Required work: The lines from the one containing "A 2.2099 g portion" through the end of the entries are what to output; reproduce them exactly and add nothing.

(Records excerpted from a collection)
%%
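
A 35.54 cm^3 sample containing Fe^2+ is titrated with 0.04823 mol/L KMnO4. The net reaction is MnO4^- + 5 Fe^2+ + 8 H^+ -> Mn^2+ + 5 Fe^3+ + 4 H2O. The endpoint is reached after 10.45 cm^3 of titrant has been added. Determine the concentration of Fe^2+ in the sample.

n(KMnO4) = 0.04823 x 0.01045 = 0.0005040 mol.
From the balanced equation, 1 mol KMnO4 reacts with 5 mol Fe^2+, so n(Fe^2+) = 0.0005040 x 5/1 = 0.002520 mol.
[Fe^2+] = 0.002520 / 0.03554 L = 0.0709 M.

0.0709 M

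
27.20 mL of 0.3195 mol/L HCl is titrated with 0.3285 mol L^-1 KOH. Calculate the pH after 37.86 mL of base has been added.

n(acid) = 0.3195 x 0.02720 = 0.008690 mol; n(KOH) added = 0.3285 x 0.03786 = 0.01244 mol.
Base is in excess by 0.01244 - 0.008690 = 0.003747 mol in a total volume of 0.06506 L.
[OH^-] = 0.003747/0.06506 = 0.05759 M, so pOH = 1.24 and pH = 14.00 - 1.24 = 12.76.

12.76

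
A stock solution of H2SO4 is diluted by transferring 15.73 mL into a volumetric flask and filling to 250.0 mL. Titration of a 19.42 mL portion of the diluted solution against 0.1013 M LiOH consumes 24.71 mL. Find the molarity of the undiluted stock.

n(LiOH) = 0.1013 x 0.02471 = 0.002503 mol.
n(H2SO4) in the aliquot = 0.002503 x 1/2 = 0.001252 mol.
[diluted H2SO4] = 0.001252 / 0.01942 = 0.06445 M.
Dilution factor = 250.0/15.73 = 15.89, so [stock] = 0.06445 x 15.89 = 1.02 M.

1.02 M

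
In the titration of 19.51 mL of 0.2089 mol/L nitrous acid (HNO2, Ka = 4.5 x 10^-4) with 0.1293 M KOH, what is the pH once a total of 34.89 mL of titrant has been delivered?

11.90

n(acid) = 0.2089 x 0.01951 = 0.004076 mol; n(KOH) added = 0.1293 x 0.03489 = 0.004511 mol.
Base is in excess by 0.004511 - 0.004076 = 0.0004356 mol in a total volume of 0.05440 L.
[OH^-] = 0.0004356/0.05440 = 0.008008 M, so pOH = 2.10 and pH = 14.00 - 2.10 = 11.90.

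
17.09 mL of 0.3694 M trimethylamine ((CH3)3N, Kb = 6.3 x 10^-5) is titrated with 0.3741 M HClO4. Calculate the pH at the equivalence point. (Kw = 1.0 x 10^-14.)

n((CH3)3N) = 0.3694 x 0.01709 = 0.006313 mol; V(HClO4) at equivalence = 0.006313/0.3741 = 0.01688 L.
At equivalence the base is fully converted to (CH3)3NH+; total volume = 0.03397 L, so [(CH3)3NH+] = 0.006313/0.03397 = 0.1859 M.
Ka((CH3)3NH+) = Kw/Kb = 1.0e-14 / 6.3 x 10^-5 = 1.59e-10.
[H^+] = sqrt(Ka x [(CH3)3NH+]) = sqrt(1.59e-10 x 0.1859) = 5.43e-6 M.
pH = -log(5.43e-6) = 5.27.

5.27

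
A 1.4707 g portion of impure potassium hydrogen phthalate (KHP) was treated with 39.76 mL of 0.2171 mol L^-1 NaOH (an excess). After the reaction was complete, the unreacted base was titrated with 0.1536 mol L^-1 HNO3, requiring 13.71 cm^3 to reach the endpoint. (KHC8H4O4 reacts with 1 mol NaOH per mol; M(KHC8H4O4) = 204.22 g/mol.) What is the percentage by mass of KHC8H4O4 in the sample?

90.6%

Total n(NaOH) added = 0.2171 x 0.03976 = 0.008632 mol.
n(HNO3) used = 0.1536 x 0.01371 = 0.002106 mol, which equals the excess n(NaOH).
So n(NaOH) consumed by the sample = 0.008632 - 0.002106 = 0.006526 mol.
n(KHC8H4O4) = 0.006526 / 1 = 0.006526 mol.
mass KHC8H4O4 = 0.006526 x 204.22 = 1.333 g, so %KHC8H4O4 = 1.333/1.4707 x 100 = 90.6%.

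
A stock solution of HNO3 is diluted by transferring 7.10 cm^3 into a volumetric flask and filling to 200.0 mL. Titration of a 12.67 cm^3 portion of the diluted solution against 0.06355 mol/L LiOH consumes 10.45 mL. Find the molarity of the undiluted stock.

1.48 M

n(LiOH) = 0.06355 x 0.01045 = 0.0006641 mol.
n(HNO3) in the aliquot = 0.0006641 mol.
[diluted HNO3] = 0.0006641 / 0.01267 = 0.05241 M.
Dilution factor = 200.0/7.100 = 28.17, so [stock] = 0.05241 x 28.17 = 1.48 M.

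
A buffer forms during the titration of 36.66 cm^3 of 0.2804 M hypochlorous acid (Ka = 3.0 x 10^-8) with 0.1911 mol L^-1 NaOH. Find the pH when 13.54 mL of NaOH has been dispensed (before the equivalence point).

7.05

Initial n(HClO) = 0.2804 x 0.03666 = 0.01028 mol.
n(NaOH) added = 0.1911 x 0.01354 = 0.002587 mol, converting that many moles of HClO to ClO-.
Remaining n(HClO) = 0.007692 mol; n(ClO-) = 0.002587 mol.
By Henderson-Hasselbalch, pH = pKa + log([A^-]/[HA]) = 7.52 + log(0.002587/0.007692) = 7.52 + (-0.47) = 7.05.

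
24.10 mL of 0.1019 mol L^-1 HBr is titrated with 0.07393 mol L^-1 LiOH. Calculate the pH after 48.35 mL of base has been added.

12.19

n(acid) = 0.1019 x 0.02410 = 0.002456 mol; n(LiOH) added = 0.07393 x 0.04835 = 0.003575 mol.
Base is in excess by 0.003575 - 0.002456 = 0.001119 mol in a total volume of 0.07245 L.
[OH^-] = 0.001119/0.07245 = 0.01544 M, so pOH = 1.81 and pH = 14.00 - 1.81 = 12.19.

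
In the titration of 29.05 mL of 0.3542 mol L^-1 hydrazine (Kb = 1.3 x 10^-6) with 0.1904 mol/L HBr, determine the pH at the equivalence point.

n(N2H4) = 0.3542 x 0.02905 = 0.01029 mol; V(HBr) at equivalence = 0.01029/0.1904 = 0.05404 L.
At equivalence the base is fully converted to N2H5+; total volume = 0.08309 L, so [N2H5+] = 0.01029/0.08309 = 0.1238 M.
Ka(N2H5+) = Kw/Kb = 1.0e-14 / 1.3 x 10^-6 = 7.69e-9.
[H^+] = sqrt(Ka x [N2H5+]) = sqrt(7.69e-9 x 0.1238) = 3.09e-5 M.
pH = -log(3.09e-5) = 4.51.

4.51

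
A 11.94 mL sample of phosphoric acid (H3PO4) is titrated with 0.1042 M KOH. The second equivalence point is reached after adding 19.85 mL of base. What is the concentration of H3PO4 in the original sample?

0.0866 M

n(KOH) = 0.1042 x 0.01985 = 0.002068 mol.
At the second equivalence point, 2 mol OH^- react per mol H3PO4, so n(H3PO4) = 0.002068 / 2 = 0.001034 mol.
[H3PO4] = 0.001034 / 0.01194 L = 0.0866 M.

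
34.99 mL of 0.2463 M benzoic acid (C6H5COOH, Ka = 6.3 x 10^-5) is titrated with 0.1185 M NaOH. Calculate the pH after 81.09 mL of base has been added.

n(acid) = 0.2463 x 0.03499 = 0.008618 mol; n(NaOH) added = 0.1185 x 0.08109 = 0.009609 mol.
Base is in excess by 0.009609 - 0.008618 = 0.0009911 mol in a total volume of 0.1161 L.
[OH^-] = 0.0009911/0.1161 = 0.008538 M, so pOH = 2.07 and pH = 14.00 - 2.07 = 11.93.

11.93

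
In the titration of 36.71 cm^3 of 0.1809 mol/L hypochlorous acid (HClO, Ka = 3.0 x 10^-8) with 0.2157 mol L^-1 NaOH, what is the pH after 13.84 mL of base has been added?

7.43

Initial n(HClO) = 0.1809 x 0.03671 = 0.006641 mol.
n(NaOH) added = 0.2157 x 0.01384 = 0.002985 mol, converting that many moles of HClO to ClO-.
Remaining n(HClO) = 0.003656 mol; n(ClO-) = 0.002985 mol.
By Henderson-Hasselbalch, pH = pKa + log([A^-]/[HA]) = 7.52 + log(0.002985/0.003656) = 7.52 + (-0.09) = 7.43.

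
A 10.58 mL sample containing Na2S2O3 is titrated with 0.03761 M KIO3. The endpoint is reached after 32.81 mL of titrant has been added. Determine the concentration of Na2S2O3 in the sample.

n(KIO3) = 0.03761 x 0.03281 = 0.001234 mol.
From the balanced equation, 1 mol KIO3 reacts with 6 mol Na2S2O3, so n(Na2S2O3) = 0.001234 x 6/1 = 0.007404 mol.
[Na2S2O3] = 0.007404 / 0.01058 L = 0.700 M.

0.700 M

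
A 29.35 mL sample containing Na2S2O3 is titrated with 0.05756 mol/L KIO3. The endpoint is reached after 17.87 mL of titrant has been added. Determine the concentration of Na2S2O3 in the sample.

0.210 M

n(KIO3) = 0.05756 x 0.01787 = 0.001029 mol.
From the balanced equation, 1 mol KIO3 reacts with 6 mol Na2S2O3, so n(Na2S2O3) = 0.001029 x 6/1 = 0.006172 mol.
[Na2S2O3] = 0.006172 / 0.02935 L = 0.210 M.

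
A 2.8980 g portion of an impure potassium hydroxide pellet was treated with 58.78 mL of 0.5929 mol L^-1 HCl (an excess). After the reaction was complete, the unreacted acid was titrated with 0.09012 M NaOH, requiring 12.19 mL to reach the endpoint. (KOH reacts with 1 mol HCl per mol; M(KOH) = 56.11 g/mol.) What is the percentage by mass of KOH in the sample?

65.3%

Total n(HCl) added = 0.5929 x 0.05878 = 0.03485 mol.
n(NaOH) used = 0.09012 x 0.01219 = 0.001099 mol, which equals the excess n(HCl).
So n(HCl) consumed by the sample = 0.03485 - 0.001099 = 0.03375 mol.
n(KOH) = 0.03375 / 1 = 0.03375 mol.
mass KOH = 0.03375 x 56.11 = 1.894 g, so %KOH = 1.894/2.8980 x 100 = 65.3%.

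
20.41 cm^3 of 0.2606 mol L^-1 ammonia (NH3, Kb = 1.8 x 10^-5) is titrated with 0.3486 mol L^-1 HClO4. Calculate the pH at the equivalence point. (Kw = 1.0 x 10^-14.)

n(NH3) = 0.2606 x 0.02041 = 0.005319 mol; V(HClO4) at equivalence = 0.005319/0.3486 = 0.01526 L.
At equivalence the base is fully converted to NH4+; total volume = 0.03567 L, so [NH4+] = 0.005319/0.03567 = 0.1491 M.
Ka(NH4+) = Kw/Kb = 1.0e-14 / 1.8 x 10^-5 = 5.56e-10.
[H^+] = sqrt(Ka x [NH4+]) = sqrt(5.56e-10 x 0.1491) = 9.10e-6 M.
pH = -log(9.10e-6) = 5.04.

5.04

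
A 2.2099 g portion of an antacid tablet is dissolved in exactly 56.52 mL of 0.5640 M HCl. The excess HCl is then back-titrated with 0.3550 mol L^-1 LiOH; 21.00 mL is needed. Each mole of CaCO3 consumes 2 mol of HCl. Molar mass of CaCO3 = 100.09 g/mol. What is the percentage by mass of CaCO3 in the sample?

55.3%

Total n(HCl) added = 0.5640 x 0.05652 = 0.03188 mol.
n(LiOH) used = 0.3550 x 0.02100 = 0.007455 mol, which equals the excess n(HCl).
So n(HCl) consumed by the sample = 0.03188 - 0.007455 = 0.02442 mol.
n(CaCO3) = 0.02442 / 2 = 0.01221 mol.
mass CaCO3 = 0.01221 x 100.09 = 1.222 g, so %CaCO3 = 1.222/2.2099 x 100 = 55.3%.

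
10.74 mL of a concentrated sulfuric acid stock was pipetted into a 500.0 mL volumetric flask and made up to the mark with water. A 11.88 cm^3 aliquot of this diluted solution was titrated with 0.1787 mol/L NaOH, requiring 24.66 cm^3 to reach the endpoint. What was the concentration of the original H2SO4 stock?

8.63 M

n(NaOH) = 0.1787 x 0.02466 = 0.004407 mol.
n(H2SO4) in the aliquot = 0.004407 x 1/2 = 0.002203 mol.
[diluted H2SO4] = 0.002203 / 0.01188 = 0.1855 M.
Dilution factor = 500.0/10.74 = 46.55, so [stock] = 0.1855 x 46.55 = 8.63 M.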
%%
Output for this exercise:
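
A 2.2099 g portion of an antacid tablet is dissolved in exactly 56.52 mL of 0.5640 M HCl. The excess HCl is then back-titrated with 0.3550 mol L^-1 LiOH; 21.00 mL is needed. Each mole of CaCO3 consumes 2 mol of HCl. Molar mass of CaCO3 = 100.09 g/mol. What is the percentage by mass of CaCO3 in the sample?

55.3%

Total n(HCl) added = 0.5640 x 0.05652 = 0.03188 mol.
n(LiOH) used = 0.3550 x 0.02100 = 0.007455 mol, which equals the excess n(HCl).
So n(HCl) consumed by the sample = 0.03188 - 0.007455 = 0.02442 mol.
n(CaCO3) = 0.02442 / 2 = 0.01221 mol.
mass CaCO3 = 0.01221 x 100.09 = 1.222 g, so %CaCO3 = 1.222/2.2099 x 100 = 55.3%.

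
10.74 mL of a concentrated sulfuric acid stock was pipetted into a 500.0 mL volumetric flask and made up to the mark with water. A 11.88 cm^3 aliquot of this diluted solution was titrated with 0.1787 mol/L NaOH, requiring 24.66 cm^3 to reach the endpoint. What was the concentration of the original H2SO4 stock?

8.63 M

n(NaOH) = 0.1787 x 0.02466 = 0.004407 mol.
n(H2SO4) in the aliquot = 0.004407 x 1/2 = 0.002203 mol.
[diluted H2SO4] = 0.002203 / 0.01188 = 0.1855 M.
Dilution factor = 500.0/10.74 = 46.55, so [stock] = 0.1855 x 46.55 = 8.63 M.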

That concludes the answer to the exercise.